**WORK ITEM**: Return the records exactly, from the first line through the "E = ((S ∪ π[g,y](ρ[y/v](ρ[g/d](R))))" line.

** INFORMATION PROVIDED follows **

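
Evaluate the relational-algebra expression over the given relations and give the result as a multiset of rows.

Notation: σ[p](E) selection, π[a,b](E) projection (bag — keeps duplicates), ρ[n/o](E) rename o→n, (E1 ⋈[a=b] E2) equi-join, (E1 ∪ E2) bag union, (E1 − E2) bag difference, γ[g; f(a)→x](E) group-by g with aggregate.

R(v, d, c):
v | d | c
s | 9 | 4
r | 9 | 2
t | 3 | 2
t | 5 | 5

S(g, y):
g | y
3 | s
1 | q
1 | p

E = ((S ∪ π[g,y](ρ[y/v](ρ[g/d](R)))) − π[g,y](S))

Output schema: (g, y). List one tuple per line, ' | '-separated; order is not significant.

Subexpression sizes:
  S → 3
  R → 4
  ρ[g/d](R) → 4
  ρ[y/v](ρ[g/d](R)) → 4
  π[g,y](ρ[y/v](ρ[g/d](R))) → 4
  (S ∪ π[g,y](ρ[y/v](ρ[g/d](R)))) → 7
  S → 3
  π[g,y](S) → 3
  ((S ∪ π[g,y](ρ[y/v](ρ[g/d](R)))) − π[g,y](S)) → 4

== RESULT ==
g | y
3 | t
5 | t
9 | r
9 | s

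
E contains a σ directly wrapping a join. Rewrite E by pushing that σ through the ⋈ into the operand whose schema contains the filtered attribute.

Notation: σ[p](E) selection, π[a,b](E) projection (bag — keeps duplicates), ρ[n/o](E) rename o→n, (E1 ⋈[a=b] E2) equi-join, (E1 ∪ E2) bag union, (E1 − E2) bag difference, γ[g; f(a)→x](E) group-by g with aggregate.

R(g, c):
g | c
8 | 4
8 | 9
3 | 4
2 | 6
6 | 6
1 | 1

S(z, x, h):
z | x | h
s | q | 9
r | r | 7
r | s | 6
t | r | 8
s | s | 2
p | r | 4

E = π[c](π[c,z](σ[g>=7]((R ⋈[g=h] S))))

σ filters on g, owned by the left side.
E' = π[c](π[c,z]((σ[g>=7](R) ⋈[g=h] S)))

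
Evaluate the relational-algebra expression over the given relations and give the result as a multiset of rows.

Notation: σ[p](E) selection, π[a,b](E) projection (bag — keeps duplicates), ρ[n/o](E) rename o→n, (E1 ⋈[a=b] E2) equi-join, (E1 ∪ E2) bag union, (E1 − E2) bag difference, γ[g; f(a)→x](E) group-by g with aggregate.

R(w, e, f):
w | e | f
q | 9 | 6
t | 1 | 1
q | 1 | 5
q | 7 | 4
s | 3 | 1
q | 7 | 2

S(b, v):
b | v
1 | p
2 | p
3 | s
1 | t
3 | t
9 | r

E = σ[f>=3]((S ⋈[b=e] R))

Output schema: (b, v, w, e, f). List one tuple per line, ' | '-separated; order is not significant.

Row counts bottom-up:
  S → 6
  R → 6
  (S ⋈[b=e] R) → 7
  σ[f>=3]((S ⋈[b=e] R)) → 3

== RESULT ==
b | v | w | e | f
1 | p | q | 1 | 5
1 | t | q | 1 | 5
9 | r | q | 9 | 6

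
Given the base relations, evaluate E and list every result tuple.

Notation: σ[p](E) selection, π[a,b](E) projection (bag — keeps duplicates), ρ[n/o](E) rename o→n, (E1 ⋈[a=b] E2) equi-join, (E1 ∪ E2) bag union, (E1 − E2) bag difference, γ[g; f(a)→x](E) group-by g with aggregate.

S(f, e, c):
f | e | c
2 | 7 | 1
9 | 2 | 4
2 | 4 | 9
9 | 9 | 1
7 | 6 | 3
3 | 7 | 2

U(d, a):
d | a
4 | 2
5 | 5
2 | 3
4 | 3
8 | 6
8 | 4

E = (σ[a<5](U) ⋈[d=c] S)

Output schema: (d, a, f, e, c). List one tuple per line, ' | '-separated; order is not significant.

Row counts bottom-up:
  U → 6
  σ[a<5](U) → 4
  S → 6
  (σ[a<5](U) ⋈[d=c] S) → 3

== RESULT ==
d | a | f | e | c
2 | 3 | 3 | 7 | 2
4 | 2 | 9 | 2 | 4
4 | 3 | 9 | 2 | 4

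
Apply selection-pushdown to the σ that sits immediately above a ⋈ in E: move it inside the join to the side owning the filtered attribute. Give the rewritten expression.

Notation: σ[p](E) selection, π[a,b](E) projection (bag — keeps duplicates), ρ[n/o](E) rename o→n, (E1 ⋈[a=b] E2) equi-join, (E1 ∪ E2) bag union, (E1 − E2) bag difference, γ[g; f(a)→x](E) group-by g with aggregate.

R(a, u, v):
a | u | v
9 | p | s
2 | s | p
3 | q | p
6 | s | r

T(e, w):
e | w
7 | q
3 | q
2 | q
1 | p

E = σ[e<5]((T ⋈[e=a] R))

σ filters on e, owned by the left side.
E' = (σ[e<5](T) ⋈[e=a] R)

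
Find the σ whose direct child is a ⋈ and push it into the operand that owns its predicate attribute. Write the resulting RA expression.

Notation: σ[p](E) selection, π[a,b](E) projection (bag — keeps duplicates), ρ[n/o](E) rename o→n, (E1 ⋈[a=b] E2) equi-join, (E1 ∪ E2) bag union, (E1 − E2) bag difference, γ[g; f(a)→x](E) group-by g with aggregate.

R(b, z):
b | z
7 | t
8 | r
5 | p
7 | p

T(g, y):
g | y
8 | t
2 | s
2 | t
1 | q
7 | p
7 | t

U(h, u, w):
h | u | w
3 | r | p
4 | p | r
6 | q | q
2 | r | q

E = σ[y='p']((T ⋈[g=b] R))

σ filters on y, owned by the left side.
E' = (σ[y='p'](T) ⋈[g=b] R)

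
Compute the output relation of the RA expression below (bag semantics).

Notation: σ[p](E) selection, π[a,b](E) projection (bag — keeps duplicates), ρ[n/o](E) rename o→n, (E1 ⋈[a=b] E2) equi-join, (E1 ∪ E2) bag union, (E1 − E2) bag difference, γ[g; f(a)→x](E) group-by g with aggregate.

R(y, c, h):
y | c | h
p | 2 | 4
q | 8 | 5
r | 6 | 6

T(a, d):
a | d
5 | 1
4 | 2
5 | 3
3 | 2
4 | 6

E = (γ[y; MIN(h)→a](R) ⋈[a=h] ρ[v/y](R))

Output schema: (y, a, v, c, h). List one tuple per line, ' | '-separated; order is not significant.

Per-node cardinality:
  R → 3
  γ[y; MIN(h)→a](R) → 3
  R → 3
  ρ[v/y](R) → 3
  (γ[y; MIN(h)→a](R) ⋈[a=h] ρ[v/y](R)) → 3

== RESULT ==
y | a | v | c | h
p | 4 | p | 2 | 4
q | 5 | q | 8 | 5
r | 6 | r | 6 | 6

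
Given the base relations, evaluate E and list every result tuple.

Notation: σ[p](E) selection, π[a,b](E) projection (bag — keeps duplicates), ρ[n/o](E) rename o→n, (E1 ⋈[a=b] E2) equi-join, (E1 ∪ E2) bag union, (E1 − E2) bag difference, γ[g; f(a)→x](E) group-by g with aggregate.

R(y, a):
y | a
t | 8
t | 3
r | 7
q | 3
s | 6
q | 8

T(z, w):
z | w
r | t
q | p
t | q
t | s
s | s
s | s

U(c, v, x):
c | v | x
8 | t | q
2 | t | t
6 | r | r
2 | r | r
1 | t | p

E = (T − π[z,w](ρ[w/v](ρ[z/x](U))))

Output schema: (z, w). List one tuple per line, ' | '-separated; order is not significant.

Per-node cardinality:
  T → 6
  U → 5
  ρ[z/x](U) → 5
  ρ[w/v](ρ[z/x](U)) → 5
  π[z,w](ρ[w/v](ρ[z/x](U))) → 5
  (T − π[z,w](ρ[w/v](ρ[z/x](U)))) → 6

== RESULT ==
z | w
q | p
r | t
s | s
s | s
t | q
t | s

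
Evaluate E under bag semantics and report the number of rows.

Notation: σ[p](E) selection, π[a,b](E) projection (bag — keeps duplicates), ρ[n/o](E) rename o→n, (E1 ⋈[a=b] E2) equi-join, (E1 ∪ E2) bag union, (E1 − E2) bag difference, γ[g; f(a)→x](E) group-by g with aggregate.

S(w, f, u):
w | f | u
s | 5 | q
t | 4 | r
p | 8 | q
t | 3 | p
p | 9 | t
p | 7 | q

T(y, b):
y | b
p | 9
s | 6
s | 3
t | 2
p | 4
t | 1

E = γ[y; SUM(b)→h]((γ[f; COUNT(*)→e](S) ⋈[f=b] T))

Subexpression sizes:
  S → 6
  γ[f; COUNT(*)→e](S) → 6
  T → 6
  (γ[f; COUNT(*)→e](S) ⋈[f=b] T) → 3
  γ[y; SUM(b)→h]((γ[f; COUNT(*)→e](S) ⋈[f=b] T)) → 2

|E| = 2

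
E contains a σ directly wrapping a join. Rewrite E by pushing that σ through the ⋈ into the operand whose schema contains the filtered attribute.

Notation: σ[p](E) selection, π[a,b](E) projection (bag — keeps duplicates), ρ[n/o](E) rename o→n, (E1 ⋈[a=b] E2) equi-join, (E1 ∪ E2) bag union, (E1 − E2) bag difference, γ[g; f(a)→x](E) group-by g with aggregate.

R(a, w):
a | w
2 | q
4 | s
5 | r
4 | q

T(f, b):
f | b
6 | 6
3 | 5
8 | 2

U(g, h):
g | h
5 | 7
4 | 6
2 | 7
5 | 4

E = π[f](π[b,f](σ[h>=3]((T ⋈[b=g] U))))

σ filters on h, owned by the right side.
E' = π[f](π[b,f]((T ⋈[b=g] σ[h>=3](U))))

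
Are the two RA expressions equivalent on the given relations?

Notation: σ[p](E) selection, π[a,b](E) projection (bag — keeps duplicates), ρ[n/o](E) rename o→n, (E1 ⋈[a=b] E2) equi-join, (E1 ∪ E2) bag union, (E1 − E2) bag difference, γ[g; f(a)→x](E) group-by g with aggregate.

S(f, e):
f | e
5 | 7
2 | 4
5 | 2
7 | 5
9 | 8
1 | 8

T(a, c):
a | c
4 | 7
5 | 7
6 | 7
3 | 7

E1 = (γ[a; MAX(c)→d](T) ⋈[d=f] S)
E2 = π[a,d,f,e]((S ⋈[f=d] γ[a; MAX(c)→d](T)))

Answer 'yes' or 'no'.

E1 subexpression sizes:
  T → 4
  γ[a; MAX(c)→d](T) → 4
  S → 6
  (γ[a; MAX(c)→d](T) ⋈[d=f] S) → 4
E2 subexpression sizes:
  S → 6
  T → 4
  γ[a; MAX(c)→d](T) → 4
  (S ⋈[f=d] γ[a; MAX(c)→d](T)) → 4
  π[a,d,f,e]((S ⋈[f=d] γ[a; MAX(c)→d](T))) → 4

E1 and E2 produce the same multiset:
a | d | f | e
3 | 7 | 7 | 5
4 | 7 | 7 | 5
5 | 7 | 7 | 5
6 | 7 | 7 | 5

yes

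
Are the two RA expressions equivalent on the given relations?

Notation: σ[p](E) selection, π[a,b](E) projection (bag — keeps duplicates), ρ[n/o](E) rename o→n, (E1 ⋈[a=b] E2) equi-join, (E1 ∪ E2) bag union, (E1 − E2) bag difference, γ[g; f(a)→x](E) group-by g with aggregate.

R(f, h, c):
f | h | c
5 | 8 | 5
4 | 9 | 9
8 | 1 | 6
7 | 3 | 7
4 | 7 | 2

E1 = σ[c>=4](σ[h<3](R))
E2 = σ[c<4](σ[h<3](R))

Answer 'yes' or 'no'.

E1 per-node cardinality:
  R → 5
  σ[h<3](R) → 1
  σ[c>=4](σ[h<3](R)) → 1
E2 per-node cardinality:
  R → 5
  σ[h<3](R) → 1
  σ[c<4](σ[h<3](R)) → 0

E1 result:
f | h | c
8 | 1 | 6
E2 result:
f | h | c
(0 rows)
Witness: (8, 1, 6) appears 1× in E1 but 0× in E2.

no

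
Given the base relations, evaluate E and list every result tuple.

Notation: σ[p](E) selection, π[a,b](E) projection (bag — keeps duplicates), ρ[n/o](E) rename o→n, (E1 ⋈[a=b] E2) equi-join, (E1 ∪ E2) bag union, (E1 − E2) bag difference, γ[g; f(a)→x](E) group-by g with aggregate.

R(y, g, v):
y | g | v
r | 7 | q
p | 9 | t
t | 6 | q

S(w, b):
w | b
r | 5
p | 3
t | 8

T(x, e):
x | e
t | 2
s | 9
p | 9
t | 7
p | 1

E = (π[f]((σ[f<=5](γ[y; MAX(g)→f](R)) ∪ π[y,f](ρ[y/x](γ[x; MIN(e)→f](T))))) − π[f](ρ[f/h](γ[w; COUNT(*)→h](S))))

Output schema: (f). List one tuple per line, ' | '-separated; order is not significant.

Stepwise |·|:
  R → 3
  γ[y; MAX(g)→f](R) → 3
  σ[f<=5](γ[y; MAX(g)→f](R)) → 0
  T → 5
  γ[x; MIN(e)→f](T) → 3
  ρ[y/x](γ[x; MIN(e)→f](T)) → 3
  π[y,f](ρ[y/x](γ[x; MIN(e)→f](T))) → 3
  (σ[f<=5](γ[y; MAX(g)→f](R)) ∪ π[y,f](ρ[y/x](γ[x; MIN(e)→f](T)))) → 3
  π[f]((σ[f<=5](γ[y; MAX(g)→f](R)) ∪ π[y,f](ρ[y/x](γ[x; MIN(e)→f](T))))) → 3
  S → 3
  γ[w; COUNT(*)→h](S) → 3
  ρ[f/h](γ[w; COUNT(*)→h](S)) → 3
  π[f](ρ[f/h](γ[w; COUNT(*)→h](S))) → 3
  (π[f]((σ[f<=5](γ[y; MAX(g)→f](R)) ∪ π[y,f](ρ[y/x](γ[x; MIN(e)→f](T))))) − π[f](ρ[f/h](γ[w; COUNT(*)→h](S)))) → 2

== RESULT ==
f
2
9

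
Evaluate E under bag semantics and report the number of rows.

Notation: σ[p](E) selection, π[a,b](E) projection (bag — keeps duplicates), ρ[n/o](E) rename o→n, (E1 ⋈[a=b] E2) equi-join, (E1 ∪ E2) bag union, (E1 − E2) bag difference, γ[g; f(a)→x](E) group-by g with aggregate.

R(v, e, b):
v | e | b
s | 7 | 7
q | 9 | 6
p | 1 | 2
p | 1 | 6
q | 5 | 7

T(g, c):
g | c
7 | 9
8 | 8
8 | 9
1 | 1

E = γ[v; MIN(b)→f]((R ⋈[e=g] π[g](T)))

Row counts bottom-up:
  R → 5
  T → 4
  π[g](T) → 4
  (R ⋈[e=g] π[g](T)) → 3
  γ[v; MIN(b)→f]((R ⋈[e=g] π[g](T))) → 2

|E| = 2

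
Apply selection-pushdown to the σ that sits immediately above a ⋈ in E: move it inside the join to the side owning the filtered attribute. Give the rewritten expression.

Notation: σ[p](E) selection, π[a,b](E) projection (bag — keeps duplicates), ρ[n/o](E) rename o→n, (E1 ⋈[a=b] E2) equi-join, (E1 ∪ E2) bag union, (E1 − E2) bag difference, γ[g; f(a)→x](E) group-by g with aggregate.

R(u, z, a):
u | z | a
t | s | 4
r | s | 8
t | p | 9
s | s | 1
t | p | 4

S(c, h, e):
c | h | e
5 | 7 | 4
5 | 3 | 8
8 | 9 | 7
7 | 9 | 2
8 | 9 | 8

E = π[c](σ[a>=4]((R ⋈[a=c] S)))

σ filters on a, owned by the left side.
E' = π[c]((σ[a>=4](R) ⋈[a=c] S))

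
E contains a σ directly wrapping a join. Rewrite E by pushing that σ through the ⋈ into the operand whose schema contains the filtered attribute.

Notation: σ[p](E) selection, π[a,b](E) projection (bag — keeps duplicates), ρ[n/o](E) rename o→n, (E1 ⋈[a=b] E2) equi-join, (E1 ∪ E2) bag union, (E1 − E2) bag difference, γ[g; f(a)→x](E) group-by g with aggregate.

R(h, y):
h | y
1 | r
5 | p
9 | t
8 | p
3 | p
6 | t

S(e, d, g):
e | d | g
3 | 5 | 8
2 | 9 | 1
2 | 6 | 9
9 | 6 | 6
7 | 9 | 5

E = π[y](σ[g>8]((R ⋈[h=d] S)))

σ filters on g, owned by the right side.
E' = π[y]((R ⋈[h=d] σ[g>8](S)))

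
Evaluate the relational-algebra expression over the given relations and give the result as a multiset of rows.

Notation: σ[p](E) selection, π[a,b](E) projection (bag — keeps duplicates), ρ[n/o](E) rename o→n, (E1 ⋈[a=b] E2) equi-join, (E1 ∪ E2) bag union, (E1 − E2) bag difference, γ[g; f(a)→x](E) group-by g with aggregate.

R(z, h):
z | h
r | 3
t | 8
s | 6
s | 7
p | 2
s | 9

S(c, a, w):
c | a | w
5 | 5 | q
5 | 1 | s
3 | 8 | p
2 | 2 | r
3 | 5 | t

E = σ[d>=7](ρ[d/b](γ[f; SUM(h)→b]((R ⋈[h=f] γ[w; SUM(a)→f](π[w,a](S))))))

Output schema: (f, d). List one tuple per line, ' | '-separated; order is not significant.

Stepwise |·|:
  R → 6
  S → 5
  π[w,a](S) → 5
  γ[w; SUM(a)→f](π[w,a](S)) → 5
  (R ⋈[h=f] γ[w; SUM(a)→f](π[w,a](S))) → 2
  γ[f; SUM(h)→b]((R ⋈[h=f] γ[w; SUM(a)→f](π[w,a](S)))) → 2
  ρ[d/b](γ[f; SUM(h)→b]((R ⋈[h=f] γ[w; SUM(a)→f](π[w,a](S))))) → 2
  σ[d>=7](ρ[d/b](γ[f; SUM(h)→b]((R ⋈[h=f] γ[w; SUM(a)→f](π[w,a](S)))))) → 1

== RESULT ==
f | d
8 | 8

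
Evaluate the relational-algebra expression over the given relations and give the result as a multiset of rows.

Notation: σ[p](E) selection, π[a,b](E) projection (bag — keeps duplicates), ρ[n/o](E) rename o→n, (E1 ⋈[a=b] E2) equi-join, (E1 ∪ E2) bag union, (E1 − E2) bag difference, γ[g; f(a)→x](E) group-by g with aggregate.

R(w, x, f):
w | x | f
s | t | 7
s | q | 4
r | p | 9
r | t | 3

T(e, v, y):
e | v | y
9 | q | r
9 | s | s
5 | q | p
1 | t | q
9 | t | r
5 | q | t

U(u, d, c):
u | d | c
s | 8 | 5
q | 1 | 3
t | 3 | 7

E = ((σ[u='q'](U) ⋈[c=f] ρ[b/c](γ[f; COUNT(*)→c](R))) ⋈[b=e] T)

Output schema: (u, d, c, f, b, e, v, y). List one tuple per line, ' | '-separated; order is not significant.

Stepwise |·|:
  U → 3
  σ[u='q'](U) → 1
  R → 4
  γ[f; COUNT(*)→c](R) → 4
  ρ[b/c](γ[f; COUNT(*)→c](R)) → 4
  (σ[u='q'](U) ⋈[c=f] ρ[b/c](γ[f; COUNT(*)→c](R))) → 1
  T → 6
  ((σ[u='q'](U) ⋈[c=f] ρ[b/c](γ[f; COUNT(*)→c](R))) ⋈[b=e] T) → 1

== RESULT ==
u | d | c | f | b | e | v | y
q | 1 | 3 | 3 | 1 | 1 | t | q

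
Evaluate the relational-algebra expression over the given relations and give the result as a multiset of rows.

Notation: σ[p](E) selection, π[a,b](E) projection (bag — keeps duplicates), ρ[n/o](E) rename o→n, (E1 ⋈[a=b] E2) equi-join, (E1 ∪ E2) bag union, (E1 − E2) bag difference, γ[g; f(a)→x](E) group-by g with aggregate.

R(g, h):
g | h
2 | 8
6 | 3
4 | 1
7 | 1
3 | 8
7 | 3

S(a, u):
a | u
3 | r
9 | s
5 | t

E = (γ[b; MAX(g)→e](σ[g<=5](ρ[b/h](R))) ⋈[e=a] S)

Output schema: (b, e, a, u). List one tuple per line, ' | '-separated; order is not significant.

Stepwise |·|:
  R → 6
  ρ[b/h](R) → 6
  σ[g<=5](ρ[b/h](R)) → 3
  γ[b; MAX(g)→e](σ[g<=5](ρ[b/h](R))) → 2
  S → 3
  (γ[b; MAX(g)→e](σ[g<=5](ρ[b/h](R))) ⋈[e=a] S) → 1

== RESULT ==
b | e | a | u
8 | 3 | 3 | r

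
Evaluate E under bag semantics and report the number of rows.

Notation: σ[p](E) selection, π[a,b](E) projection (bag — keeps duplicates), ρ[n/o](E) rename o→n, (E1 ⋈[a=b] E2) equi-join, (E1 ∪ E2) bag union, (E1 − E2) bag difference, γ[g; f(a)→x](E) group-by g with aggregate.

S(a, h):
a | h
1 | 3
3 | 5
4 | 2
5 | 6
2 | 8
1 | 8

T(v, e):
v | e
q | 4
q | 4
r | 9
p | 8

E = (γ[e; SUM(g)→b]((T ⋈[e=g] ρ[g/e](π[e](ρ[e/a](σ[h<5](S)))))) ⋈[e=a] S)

Per-node cardinality:
  T → 4
  S → 6
  σ[h<5](S) → 2
  ρ[e/a](σ[h<5](S)) → 2
  π[e](ρ[e/a](σ[h<5](S))) → 2
  ρ[g/e](π[e](ρ[e/a](σ[h<5](S)))) → 2
  (T ⋈[e=g] ρ[g/e](π[e](ρ[e/a](σ[h<5](S))))) → 2
  γ[e; SUM(g)→b]((T ⋈[e=g] ρ[g/e](π[e](ρ[e/a](σ[h<5](S)))))) → 1
  S → 6
  (γ[e; SUM(g)→b]((T ⋈[e=g] ρ[g/e](π[e](ρ[e/a](σ[h<5](S)))))) ⋈[e=a] S) → 1

|E| = 1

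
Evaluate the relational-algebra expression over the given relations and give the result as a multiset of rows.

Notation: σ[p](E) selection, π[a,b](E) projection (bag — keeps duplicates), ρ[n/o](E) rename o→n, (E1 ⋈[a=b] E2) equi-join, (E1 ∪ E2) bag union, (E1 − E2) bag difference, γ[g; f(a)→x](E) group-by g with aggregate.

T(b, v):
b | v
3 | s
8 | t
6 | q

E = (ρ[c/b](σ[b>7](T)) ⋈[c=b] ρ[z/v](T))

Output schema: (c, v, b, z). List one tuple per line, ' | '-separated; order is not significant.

Row counts bottom-up:
  T → 3
  σ[b>7](T) → 1
  ρ[c/b](σ[b>7](T)) → 1
  T → 3
  ρ[z/v](T) → 3
  (ρ[c/b](σ[b>7](T)) ⋈[c=b] ρ[z/v](T)) → 1

== RESULT ==
c | v | b | z
8 | t | 8 | t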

** End of INFORMATION PROVIDED **

**RESPONSE TO THIS TASK**:
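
Evaluate the relational-algebra expression over the given relations and give the result as a multiset of rows.

Notation: σ[p](E) selection, π[a,b](E) projection (bag — keeps duplicates), ρ[n/o](E) rename o→n, (E1 ⋈[a=b] E2) equi-join, (E1 ∪ E2) bag union, (E1 − E2) bag difference, γ[g; f(a)→x](E) group-by g with aggregate.

R(v, d, c):
v | d | c
s | 9 | 4
r | 9 | 2
t | 3 | 2
t | 5 | 5

S(g, y):
g | y
3 | s
1 | q
1 | p

E = ((S ∪ π[g,y](ρ[y/v](ρ[g/d](R)))) − π[g,y](S))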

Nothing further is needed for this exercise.